**SUPPLIED MATERIAL:**
↓↓↓

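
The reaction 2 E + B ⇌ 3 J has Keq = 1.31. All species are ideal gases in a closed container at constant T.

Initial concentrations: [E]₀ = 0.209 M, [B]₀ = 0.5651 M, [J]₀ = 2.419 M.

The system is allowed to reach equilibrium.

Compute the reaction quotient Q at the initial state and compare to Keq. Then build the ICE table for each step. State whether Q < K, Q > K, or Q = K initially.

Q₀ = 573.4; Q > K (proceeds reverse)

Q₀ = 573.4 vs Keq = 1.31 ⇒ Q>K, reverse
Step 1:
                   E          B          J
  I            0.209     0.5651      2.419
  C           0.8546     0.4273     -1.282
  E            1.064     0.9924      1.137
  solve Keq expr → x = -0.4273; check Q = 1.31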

↑↑↑
↓↓↓

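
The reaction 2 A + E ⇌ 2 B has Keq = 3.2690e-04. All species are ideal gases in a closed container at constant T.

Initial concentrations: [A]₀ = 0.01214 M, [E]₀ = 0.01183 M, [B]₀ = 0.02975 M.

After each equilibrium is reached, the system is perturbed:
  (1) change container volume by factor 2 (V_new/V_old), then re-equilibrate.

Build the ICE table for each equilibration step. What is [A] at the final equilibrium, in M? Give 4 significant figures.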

↑↑↑

**TASK TO COMPLETE:** Retype only the lines above between the line with "After each equilibrium" and the line with "Build the ICE table for each equilibration", counting those two lines as well, and keep every character as it is.

**OUTPUT:**
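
After each equilibrium is reached, the system is perturbed:
  (1) change container volume by factor 2 (V_new/V_old), then re-equilibrate.

Build the ICE table for each equilibration step. What is [A] at the final equilibrium, in M? Give 4 significant figures.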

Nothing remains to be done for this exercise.